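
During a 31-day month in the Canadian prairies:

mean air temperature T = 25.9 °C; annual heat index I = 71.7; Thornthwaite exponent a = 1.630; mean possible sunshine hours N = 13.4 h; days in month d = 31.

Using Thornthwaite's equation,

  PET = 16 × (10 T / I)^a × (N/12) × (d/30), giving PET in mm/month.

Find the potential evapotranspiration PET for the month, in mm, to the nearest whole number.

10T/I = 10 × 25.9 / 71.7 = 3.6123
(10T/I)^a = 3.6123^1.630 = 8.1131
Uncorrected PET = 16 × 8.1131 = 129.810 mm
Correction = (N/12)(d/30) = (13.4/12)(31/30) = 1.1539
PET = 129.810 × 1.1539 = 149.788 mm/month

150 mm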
# # # #
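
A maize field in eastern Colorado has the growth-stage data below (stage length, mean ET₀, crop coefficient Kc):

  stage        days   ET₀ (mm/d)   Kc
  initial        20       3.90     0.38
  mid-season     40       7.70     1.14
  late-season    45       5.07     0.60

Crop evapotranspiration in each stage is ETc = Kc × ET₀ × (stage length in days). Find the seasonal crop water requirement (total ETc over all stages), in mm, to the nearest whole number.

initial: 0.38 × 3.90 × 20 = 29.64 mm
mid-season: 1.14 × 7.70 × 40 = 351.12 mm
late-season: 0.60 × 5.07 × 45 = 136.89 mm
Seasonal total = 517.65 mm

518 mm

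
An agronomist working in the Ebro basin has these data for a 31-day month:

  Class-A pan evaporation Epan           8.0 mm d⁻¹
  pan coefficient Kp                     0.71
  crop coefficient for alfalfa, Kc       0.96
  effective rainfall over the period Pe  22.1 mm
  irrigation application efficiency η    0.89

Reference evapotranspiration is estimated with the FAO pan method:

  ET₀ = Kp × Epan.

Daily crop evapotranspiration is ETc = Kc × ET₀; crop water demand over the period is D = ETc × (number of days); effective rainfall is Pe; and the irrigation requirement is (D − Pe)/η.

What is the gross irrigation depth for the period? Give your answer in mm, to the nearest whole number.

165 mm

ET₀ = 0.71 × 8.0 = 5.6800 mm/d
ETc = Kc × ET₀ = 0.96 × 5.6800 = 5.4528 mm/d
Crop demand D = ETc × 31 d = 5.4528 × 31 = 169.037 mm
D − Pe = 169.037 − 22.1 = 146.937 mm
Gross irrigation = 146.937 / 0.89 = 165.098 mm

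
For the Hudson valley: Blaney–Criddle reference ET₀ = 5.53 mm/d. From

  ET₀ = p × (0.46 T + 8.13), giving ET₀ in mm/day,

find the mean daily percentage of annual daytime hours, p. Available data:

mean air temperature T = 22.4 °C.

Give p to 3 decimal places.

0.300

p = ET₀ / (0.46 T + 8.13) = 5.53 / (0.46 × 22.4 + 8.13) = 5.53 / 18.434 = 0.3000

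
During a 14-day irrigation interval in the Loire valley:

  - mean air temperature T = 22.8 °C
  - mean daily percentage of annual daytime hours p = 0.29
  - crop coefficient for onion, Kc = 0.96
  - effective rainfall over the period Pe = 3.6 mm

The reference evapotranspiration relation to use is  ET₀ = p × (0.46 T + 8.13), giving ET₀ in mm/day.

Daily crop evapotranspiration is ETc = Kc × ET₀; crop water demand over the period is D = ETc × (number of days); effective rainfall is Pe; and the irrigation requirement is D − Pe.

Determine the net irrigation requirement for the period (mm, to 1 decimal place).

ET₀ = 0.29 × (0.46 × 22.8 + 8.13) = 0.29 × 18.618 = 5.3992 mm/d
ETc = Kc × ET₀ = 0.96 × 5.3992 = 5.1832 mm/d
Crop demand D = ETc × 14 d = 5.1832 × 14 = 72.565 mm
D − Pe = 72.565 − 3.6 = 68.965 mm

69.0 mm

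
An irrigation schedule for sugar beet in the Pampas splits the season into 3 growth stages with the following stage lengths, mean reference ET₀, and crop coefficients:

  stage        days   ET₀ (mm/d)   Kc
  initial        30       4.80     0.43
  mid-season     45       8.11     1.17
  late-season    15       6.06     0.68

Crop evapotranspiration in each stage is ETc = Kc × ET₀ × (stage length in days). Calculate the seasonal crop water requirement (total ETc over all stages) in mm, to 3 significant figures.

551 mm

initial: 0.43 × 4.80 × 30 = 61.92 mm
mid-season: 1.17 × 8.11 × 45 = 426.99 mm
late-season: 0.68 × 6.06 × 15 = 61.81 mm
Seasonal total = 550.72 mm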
# # # #
* _PROMPT_
In the listing above, find the line with "During a 31-day" and the line with "PET = 16 × (10", then print exactly those lines and every line between them.

* _TASK RESULT_
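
During a 31-day month in the Canadian prairies:

mean air temperature T = 25.9 °C; annual heat index I = 71.7; Thornthwaite exponent a = 1.630; mean possible sunshine hours N = 13.4 h; days in month d = 31.

Using Thornthwaite's equation,

  PET = 16 × (10 T / I)^a × (N/12) × (d/30), giving PET in mm/month.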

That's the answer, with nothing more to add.